Assignment – Lines outside the range are not wanted. Give again exactly the lines between the line holding "P,present,present,present,present,absent" and the line holding "A,present,absent,present,absent,absent", inclusive, from the listing below.

Supplied material –
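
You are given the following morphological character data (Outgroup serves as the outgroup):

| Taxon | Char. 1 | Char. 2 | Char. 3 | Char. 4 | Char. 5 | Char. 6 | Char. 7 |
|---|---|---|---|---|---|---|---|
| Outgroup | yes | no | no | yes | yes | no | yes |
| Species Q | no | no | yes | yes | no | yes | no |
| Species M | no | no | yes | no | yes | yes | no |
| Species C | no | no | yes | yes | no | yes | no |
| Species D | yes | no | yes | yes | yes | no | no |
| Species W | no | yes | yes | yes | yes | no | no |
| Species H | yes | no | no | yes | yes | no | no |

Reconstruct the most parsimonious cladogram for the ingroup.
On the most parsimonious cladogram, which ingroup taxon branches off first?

Species H

Character polarity is set by the outgroup: the derived state is whichever differs from the outgroup's state, so for Char. 1, Char. 4, Char. 5, Char. 7 the derived state is 'no', and for the remaining characters it is 'yes'.
Char. 1: derived state 'no' in Species C, Species M, Species Q, and Species W only — synapomorphy for {Species C, Species M, Species Q, Species W}.
Char. 2: derived state 'yes' in Species W only — an autapomorphy, so it tells us nothing about relationships among taxa.
Char. 3 (derived state 'yes') is shared by Species C, Species D, Species M, Species Q, and Species W — a synapomorphy uniting that clade.
Char. 4: derived state 'no' in Species M only — an autapomorphy, so it tells us nothing about relationships among taxa.
Char. 5 (derived state 'no') is shared by Species C and Species Q — a synapomorphy uniting that clade.
Char. 6 (derived state 'yes') is shared by Species C, Species M, and Species Q — a synapomorphy uniting that clade.
Char. 7 (derived state 'no') is shared by all ingroup taxa — unites the whole ingroup.
Most parsimonious ingroup topology: (Species H,((Species W,((Species Q,Species C),Species M)),Species D)).
Species H is sister to the clade containing all other ingroup taxa, so it is the earliest-diverging (most basal) ingroup lineage.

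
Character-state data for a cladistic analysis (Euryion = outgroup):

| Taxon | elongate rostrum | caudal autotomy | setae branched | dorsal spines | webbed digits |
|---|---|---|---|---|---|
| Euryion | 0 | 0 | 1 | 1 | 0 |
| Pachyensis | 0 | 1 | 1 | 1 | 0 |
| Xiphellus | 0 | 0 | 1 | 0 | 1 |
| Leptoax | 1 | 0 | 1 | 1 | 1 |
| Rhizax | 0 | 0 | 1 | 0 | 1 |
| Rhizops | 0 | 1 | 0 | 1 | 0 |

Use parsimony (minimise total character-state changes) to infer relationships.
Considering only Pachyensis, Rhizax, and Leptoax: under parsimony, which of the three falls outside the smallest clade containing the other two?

Character polarity is set by the outgroup: the derived state is whichever differs from the outgroup's state, so for setae branched, dorsal spines the derived state is '0', and for the remaining characters it is '1'.
elongate rostrum (derived state '1') is unique to Leptoax (autapomorphy; uninformative for grouping).
Only Pachyensis and Rhizops show the derived state '1' for caudal autotomy, supporting them as a clade.
setae branched: derived state '0' in Rhizops only — an autapomorphy, so it tells us nothing about relationships among taxa.
dorsal spines: derived state '0' in Rhizax and Xiphellus only — synapomorphy for {Rhizax, Xiphellus}.
webbed digits (derived state '1') is shared by Leptoax, Rhizax, and Xiphellus — a synapomorphy uniting that clade.
Most parsimonious ingroup topology: ((Pachyensis,Rhizops),((Xiphellus,Rhizax),Leptoax)).
Leptoax and Rhizax share a more recent common ancestor with each other than either does with Pachyensis, so Pachyensis is the least closely related of the three.

Pachyensis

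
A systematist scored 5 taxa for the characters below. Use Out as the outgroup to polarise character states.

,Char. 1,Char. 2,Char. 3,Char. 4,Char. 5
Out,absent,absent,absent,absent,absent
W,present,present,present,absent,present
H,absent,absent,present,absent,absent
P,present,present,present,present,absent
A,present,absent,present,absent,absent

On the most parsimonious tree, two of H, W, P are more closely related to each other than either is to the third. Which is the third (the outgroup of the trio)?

H

The outgroup has state 'absent' for every character, so 'present' is the derived state throughout.
Only A, P, and W show the derived state 'present' for Char. 1, supporting them as a clade.
Char. 2: derived state 'present' in P and W only — synapomorphy for {P, W}.
Char. 3 (derived state 'present') is shared by all ingroup taxa — unites the whole ingroup.
Char. 4 (derived state 'present') is unique to P (autapomorphy; uninformative for grouping).
Char. 5: derived state 'present' in W only — an autapomorphy, so it tells us nothing about relationships among taxa.
Most parsimonious ingroup topology: (((W,P),A),H).
W and P share a more recent common ancestor with each other than either does with H, so H is the least closely related of the three.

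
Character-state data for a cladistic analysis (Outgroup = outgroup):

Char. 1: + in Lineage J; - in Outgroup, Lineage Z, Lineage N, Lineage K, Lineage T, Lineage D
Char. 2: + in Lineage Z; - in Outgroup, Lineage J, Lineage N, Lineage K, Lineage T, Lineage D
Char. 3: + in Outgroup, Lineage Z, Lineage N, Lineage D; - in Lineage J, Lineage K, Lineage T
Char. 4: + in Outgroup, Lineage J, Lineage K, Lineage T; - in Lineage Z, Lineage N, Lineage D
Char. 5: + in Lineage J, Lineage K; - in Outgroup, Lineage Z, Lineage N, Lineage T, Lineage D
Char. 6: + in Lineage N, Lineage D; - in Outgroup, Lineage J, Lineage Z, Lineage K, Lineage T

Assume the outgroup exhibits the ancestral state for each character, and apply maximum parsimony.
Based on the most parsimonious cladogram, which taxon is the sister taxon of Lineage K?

Lineage J

Character polarity is set by the outgroup: the derived state is whichever differs from the outgroup's state, so for Char. 3, Char. 4 the derived state is '-', and for the remaining characters it is '+'.
Char. 1 (derived state '+') is unique to Lineage J (autapomorphy; uninformative for grouping).
Char. 2: derived state '+' in Lineage Z only — an autapomorphy, so it tells us nothing about relationships among taxa.
Only Lineage J, Lineage K, and Lineage T show the derived state '-' for Char. 3, supporting them as a clade.
Char. 4: derived state '-' in Lineage D, Lineage N, and Lineage Z only — synapomorphy for {Lineage D, Lineage N, Lineage Z}.
Char. 5 (derived state '+') is shared by Lineage J and Lineage K — a synapomorphy uniting that clade.
Char. 6 (derived state '+') is shared by Lineage D and Lineage N — a synapomorphy uniting that clade.
Most parsimonious ingroup topology: (((Lineage J,Lineage K),Lineage T),(Lineage Z,(Lineage N,Lineage D))).
Lineage K and Lineage J form a cherry on this tree, so they are sister taxa.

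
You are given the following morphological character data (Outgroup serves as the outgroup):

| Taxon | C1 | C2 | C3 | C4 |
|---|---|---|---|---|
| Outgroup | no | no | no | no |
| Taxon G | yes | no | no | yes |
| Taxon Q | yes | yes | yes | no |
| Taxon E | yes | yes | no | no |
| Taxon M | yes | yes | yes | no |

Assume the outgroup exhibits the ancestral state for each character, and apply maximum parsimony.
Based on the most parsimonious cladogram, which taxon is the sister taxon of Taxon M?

Taxon Q

The outgroup has state 'no' for every character, so 'yes' is the derived state throughout.
C1 (derived state 'yes') is shared by all ingroup taxa — unites the whole ingroup.
C2 (derived state 'yes') is shared by Taxon E, Taxon M, and Taxon Q — a synapomorphy uniting that clade.
C3 (derived state 'yes') is shared by Taxon M and Taxon Q — a synapomorphy uniting that clade.
C4 (derived state 'yes') is unique to Taxon G (autapomorphy; uninformative for grouping).
Most parsimonious ingroup topology: (Taxon G,((Taxon Q,Taxon M),Taxon E)).
Taxon M and Taxon Q form a cherry on this tree, so they are sister taxa.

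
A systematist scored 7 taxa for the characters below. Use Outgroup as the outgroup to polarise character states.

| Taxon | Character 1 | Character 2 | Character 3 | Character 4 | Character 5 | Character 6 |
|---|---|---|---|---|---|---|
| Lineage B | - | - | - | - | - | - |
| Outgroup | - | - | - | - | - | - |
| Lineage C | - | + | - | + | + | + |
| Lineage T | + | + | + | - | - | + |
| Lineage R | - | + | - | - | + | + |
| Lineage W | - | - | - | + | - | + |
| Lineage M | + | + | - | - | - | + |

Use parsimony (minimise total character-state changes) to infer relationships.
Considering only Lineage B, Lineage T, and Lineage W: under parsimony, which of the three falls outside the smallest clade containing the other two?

Lineage B

The outgroup has state '-' for every character, so '+' is the derived state throughout.
Only Lineage M and Lineage T show the derived state '+' for Character 1, supporting them as a clade.
Character 2: derived state '+' in Lineage C, Lineage M, Lineage R, and Lineage T only — synapomorphy for {Lineage C, Lineage M, Lineage R, Lineage T}.
Character 3: derived state '+' in Lineage T only — an autapomorphy, so it tells us nothing about relationships among taxa.
Character 4 groups Lineage C and Lineage W, which is incompatible with the clades supported by the remaining characters; treating it as convergent (homoplasy) costs fewer steps than any alternative tree.
Only Lineage C and Lineage R show the derived state '+' for Character 5, supporting them as a clade.
Only Lineage C, Lineage M, Lineage R, Lineage T, and Lineage W show the derived state '+' for Character 6, supporting them as a clade.
Most parsimonious ingroup topology: ((((Lineage M,Lineage T),(Lineage C,Lineage R)),Lineage W),Lineage B).
Lineage W and Lineage T share a more recent common ancestor with each other than either does with Lineage B, so Lineage B is the least closely related of the three.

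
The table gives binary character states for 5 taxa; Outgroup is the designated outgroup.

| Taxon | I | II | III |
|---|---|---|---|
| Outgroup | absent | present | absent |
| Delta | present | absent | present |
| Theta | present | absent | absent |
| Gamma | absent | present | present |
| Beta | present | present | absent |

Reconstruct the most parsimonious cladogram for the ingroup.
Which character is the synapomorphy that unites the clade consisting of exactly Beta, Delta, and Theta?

Character polarity is set by the outgroup: the derived state is whichever differs from the outgroup's state, so for II the derived state is 'absent', and for the remaining characters it is 'present'.
I (derived state 'present') is shared by Beta, Delta, and Theta — a synapomorphy uniting that clade.
II (derived state 'absent') is shared by Delta and Theta — a synapomorphy uniting that clade.
III (state 'present') occurs in Delta and Gamma but conflicts with the nesting implied by the other characters — most parsimoniously interpreted as homoplasy.
Most parsimonious ingroup topology: (((Delta,Theta),Beta),Gamma).
The clade {Beta, Delta, Theta} is supported by I: its derived state 'present' occurs in exactly those taxa and in no other taxon (including the outgroup).

I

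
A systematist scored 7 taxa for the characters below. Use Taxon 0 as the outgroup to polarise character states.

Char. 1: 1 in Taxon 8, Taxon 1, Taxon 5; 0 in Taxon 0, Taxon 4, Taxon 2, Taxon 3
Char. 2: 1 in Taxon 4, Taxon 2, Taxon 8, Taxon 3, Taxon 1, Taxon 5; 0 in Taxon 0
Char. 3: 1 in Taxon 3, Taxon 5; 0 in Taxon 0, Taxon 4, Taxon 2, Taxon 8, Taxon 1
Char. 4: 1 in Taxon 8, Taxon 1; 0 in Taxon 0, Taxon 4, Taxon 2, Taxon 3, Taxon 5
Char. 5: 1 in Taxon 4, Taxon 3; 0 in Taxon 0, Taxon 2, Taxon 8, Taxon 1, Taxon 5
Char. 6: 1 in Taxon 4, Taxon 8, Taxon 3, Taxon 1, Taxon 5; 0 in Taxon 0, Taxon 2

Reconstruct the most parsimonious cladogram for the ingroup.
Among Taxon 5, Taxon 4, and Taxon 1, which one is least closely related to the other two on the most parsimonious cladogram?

The outgroup has state '0' for every character, so '1' is the derived state throughout.
Char. 1 (derived state '1') is shared by Taxon 1, Taxon 5, and Taxon 8 — a synapomorphy uniting that clade.
Char. 2 (derived state '1') is shared by all ingroup taxa — unites the whole ingroup.
Char. 3 groups Taxon 3 and Taxon 5, which is incompatible with the clades supported by the remaining characters; treating it as convergent (homoplasy) costs fewer steps than any alternative tree.
Only Taxon 1 and Taxon 8 show the derived state '1' for Char. 4, supporting them as a clade.
Only Taxon 3 and Taxon 4 show the derived state '1' for Char. 5, supporting them as a clade.
Char. 6: derived state '1' in Taxon 1, Taxon 3, Taxon 4, Taxon 5, and Taxon 8 only — synapomorphy for {Taxon 1, Taxon 3, Taxon 4, Taxon 5, Taxon 8}.
Most parsimonious ingroup topology: (((Taxon 4,Taxon 3),((Taxon 8,Taxon 1),Taxon 5)),Taxon 2).
Taxon 1 and Taxon 5 share a more recent common ancestor with each other than either does with Taxon 4, so Taxon 4 is the least closely related of the three.

Taxon 4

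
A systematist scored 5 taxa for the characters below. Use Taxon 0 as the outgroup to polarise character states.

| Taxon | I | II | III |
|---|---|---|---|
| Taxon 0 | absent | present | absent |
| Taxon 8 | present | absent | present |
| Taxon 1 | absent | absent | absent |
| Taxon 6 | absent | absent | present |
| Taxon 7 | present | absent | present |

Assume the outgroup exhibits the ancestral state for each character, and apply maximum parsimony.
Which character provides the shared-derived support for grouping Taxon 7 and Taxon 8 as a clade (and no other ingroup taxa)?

I

Character polarity is set by the outgroup: the derived state is whichever differs from the outgroup's state, so for II the derived state is 'absent', and for the remaining characters it is 'present'.
I: derived state 'present' in Taxon 7 and Taxon 8 only — synapomorphy for {Taxon 7, Taxon 8}.
II (derived state 'absent') is shared by all ingroup taxa — unites the whole ingroup.
III (derived state 'present') is shared by Taxon 6, Taxon 7, and Taxon 8 — a synapomorphy uniting that clade.
Most parsimonious ingroup topology: (((Taxon 8,Taxon 7),Taxon 6),Taxon 1).
The clade {Taxon 7, Taxon 8} is supported by I: its derived state 'present' occurs in exactly those taxa and in no other taxon (including the outgroup).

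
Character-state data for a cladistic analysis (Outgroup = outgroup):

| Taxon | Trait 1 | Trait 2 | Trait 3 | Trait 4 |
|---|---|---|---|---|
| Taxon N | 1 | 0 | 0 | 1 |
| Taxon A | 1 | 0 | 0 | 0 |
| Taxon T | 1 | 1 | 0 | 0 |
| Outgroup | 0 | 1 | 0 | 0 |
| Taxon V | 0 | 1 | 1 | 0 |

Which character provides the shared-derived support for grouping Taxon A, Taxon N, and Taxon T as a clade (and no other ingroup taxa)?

Character polarity is set by the outgroup: the derived state is whichever differs from the outgroup's state, so for Trait 2 the derived state is '0', and for the remaining characters it is '1'.
Only Taxon A, Taxon N, and Taxon T show the derived state '1' for Trait 1, supporting them as a clade.
Trait 2 (derived state '0') is shared by Taxon A and Taxon N — a synapomorphy uniting that clade.
Trait 3 (derived state '1') is unique to Taxon V (autapomorphy; uninformative for grouping).
Trait 4: derived state '1' in Taxon N only — an autapomorphy, so it tells us nothing about relationships among taxa.
Most parsimonious ingroup topology: ((Taxon T,(Taxon A,Taxon N)),Taxon V).
The clade {Taxon A, Taxon N, Taxon T} is supported by Trait 1: its derived state '1' occurs in exactly those taxa and in no other taxon (including the outgroup).

Trait 1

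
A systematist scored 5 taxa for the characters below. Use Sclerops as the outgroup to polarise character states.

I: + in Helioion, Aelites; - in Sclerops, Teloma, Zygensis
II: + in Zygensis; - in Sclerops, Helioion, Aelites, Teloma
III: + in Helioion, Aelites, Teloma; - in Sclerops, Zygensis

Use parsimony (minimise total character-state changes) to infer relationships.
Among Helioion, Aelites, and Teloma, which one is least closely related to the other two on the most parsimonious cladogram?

Teloma

The outgroup has state '-' for every character, so '+' is the derived state throughout.
I: derived state '+' in Aelites and Helioion only — synapomorphy for {Aelites, Helioion}.
II (derived state '+') is unique to Zygensis (autapomorphy; uninformative for grouping).
Only Aelites, Helioion, and Teloma show the derived state '+' for III, supporting them as a clade.
Most parsimonious ingroup topology: (((Helioion,Aelites),Teloma),Zygensis).
Helioion and Aelites share a more recent common ancestor with each other than either does with Teloma, so Teloma is the least closely related of the three.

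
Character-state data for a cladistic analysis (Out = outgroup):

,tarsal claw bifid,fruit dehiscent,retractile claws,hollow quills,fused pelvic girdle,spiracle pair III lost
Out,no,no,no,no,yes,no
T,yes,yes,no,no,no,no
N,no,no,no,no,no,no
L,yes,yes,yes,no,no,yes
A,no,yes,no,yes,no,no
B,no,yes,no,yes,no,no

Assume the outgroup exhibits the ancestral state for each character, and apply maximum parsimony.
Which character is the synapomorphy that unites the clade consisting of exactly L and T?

tarsal claw bifid

Character polarity is set by the outgroup: the derived state is whichever differs from the outgroup's state, so for fused pelvic girdle the derived state is 'no', and for the remaining characters it is 'yes'.
tarsal claw bifid: derived state 'yes' in L and T only — synapomorphy for {L, T}.
Only A, B, L, and T show the derived state 'yes' for fruit dehiscent, supporting them as a clade.
retractile claws (derived state 'yes') is unique to L (autapomorphy; uninformative for grouping).
hollow quills: derived state 'yes' in A and B only — synapomorphy for {A, B}.
All ingroup taxa share the derived state 'no' for fused pelvic girdle; it defines the ingroup but does not resolve relationships within it.
spiracle pair III lost: derived state 'yes' in L only — an autapomorphy, so it tells us nothing about relationships among taxa.
Most parsimonious ingroup topology: (((T,L),(A,B)),N).
The clade {L, T} is supported by tarsal claw bifid: its derived state 'yes' occurs in exactly those taxa and in no other taxon (including the outgroup).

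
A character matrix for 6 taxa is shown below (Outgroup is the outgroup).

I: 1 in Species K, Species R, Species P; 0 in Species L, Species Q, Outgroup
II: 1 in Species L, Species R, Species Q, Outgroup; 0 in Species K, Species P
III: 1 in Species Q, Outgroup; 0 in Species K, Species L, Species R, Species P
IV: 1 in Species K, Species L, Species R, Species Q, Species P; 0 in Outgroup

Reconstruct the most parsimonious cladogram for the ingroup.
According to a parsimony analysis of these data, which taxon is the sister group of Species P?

Species K

Character polarity is set by the outgroup: the derived state is whichever differs from the outgroup's state, so for II, III the derived state is '0', and for the remaining characters it is '1'.
I (derived state '1') is shared by Species K, Species P, and Species R — a synapomorphy uniting that clade.
II (derived state '0') is shared by Species K and Species P — a synapomorphy uniting that clade.
III (derived state '0') is shared by Species K, Species L, Species P, and Species R — a synapomorphy uniting that clade.
IV (derived state '1') is shared by all ingroup taxa — unites the whole ingroup.
Most parsimonious ingroup topology: ((((Species K,Species P),Species R),Species L),Species Q).
Species P and Species K form a cherry on this tree, so they are sister taxa.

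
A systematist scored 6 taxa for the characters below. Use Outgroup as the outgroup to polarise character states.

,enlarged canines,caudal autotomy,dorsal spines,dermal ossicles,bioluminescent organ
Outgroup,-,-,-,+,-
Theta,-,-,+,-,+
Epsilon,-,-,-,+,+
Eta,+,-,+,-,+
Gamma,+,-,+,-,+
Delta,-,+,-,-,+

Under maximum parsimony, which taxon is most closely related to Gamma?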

Expected answer –
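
P,present,present,present,present,absent
A,present,absent,present,absent,absent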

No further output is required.